Task material ▸
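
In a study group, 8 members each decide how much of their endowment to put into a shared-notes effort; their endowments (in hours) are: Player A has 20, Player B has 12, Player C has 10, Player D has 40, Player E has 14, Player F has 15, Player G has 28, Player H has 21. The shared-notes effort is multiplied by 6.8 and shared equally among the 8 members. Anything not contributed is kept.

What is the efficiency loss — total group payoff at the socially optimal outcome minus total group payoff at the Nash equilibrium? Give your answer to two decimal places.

The private return per contributed unit is 6.8/8 = 0.8500 < 1 for every player regardless of endowment, so the Nash equilibrium is zero contribution and the group total is Σ E_j = 20 + 12 + 10 + 40 + 14 + 15 + 28 + 21 = 160.
Each contributed unit returns 6.800 to the group, so the social optimum is full contribution by everyone: group total = 6.800 × 160 = 1088.00.
Efficiency loss = (6.800 − 1) × 160 = 928.00.

928.00 hours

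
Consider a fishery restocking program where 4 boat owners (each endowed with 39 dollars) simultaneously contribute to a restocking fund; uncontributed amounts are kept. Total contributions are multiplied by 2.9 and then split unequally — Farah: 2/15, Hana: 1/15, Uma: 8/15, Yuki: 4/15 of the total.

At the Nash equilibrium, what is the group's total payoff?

230.10 dollars

Player j's private return per contributed unit is 2.9 × (j's share). Contributing is weakly dominant for j when that share is at least 1/2.9 = 0.3448, and contributing 0 is dominant otherwise.
Only Uma (8/15) clears that bar, contributing 39; the remaining 3 contribute 0. Total contributed: 39.
The restocking fund pays out 2.9 × 39 = 113.10 in total (split across the unequal shares, but the aggregate is all that matters for the group sum).
The 3 free-riders keep 39 each, adding 117. Group total = 117 + 113.10 = 230.10.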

About this task ▸ For this exercise, copy every line of the data that holds "multiplied".

Solution for this task ▸
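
In a study group, 8 members each decide how much of their endowment to put into a shared-notes effort; their endowments (in hours) are: Player A has 20, Player B has 12, Player C has 10, Player D has 40, Player E has 14, Player F has 15, Player G has 28, Player H has 21. The shared-notes effort is multiplied by 6.8 and shared equally among the 8 members. Anything not contributed is kept.
Consider a fishery restocking program where 4 boat owners (each endowed with 39 dollars) simultaneously contribute to a restocking fund; uncontributed amounts are kept. Total contributions are multiplied by 2.9 and then split unequally — Farah: 2/15, Hana: 1/15, Uma: 8/15, Yuki: 4/15 of the total.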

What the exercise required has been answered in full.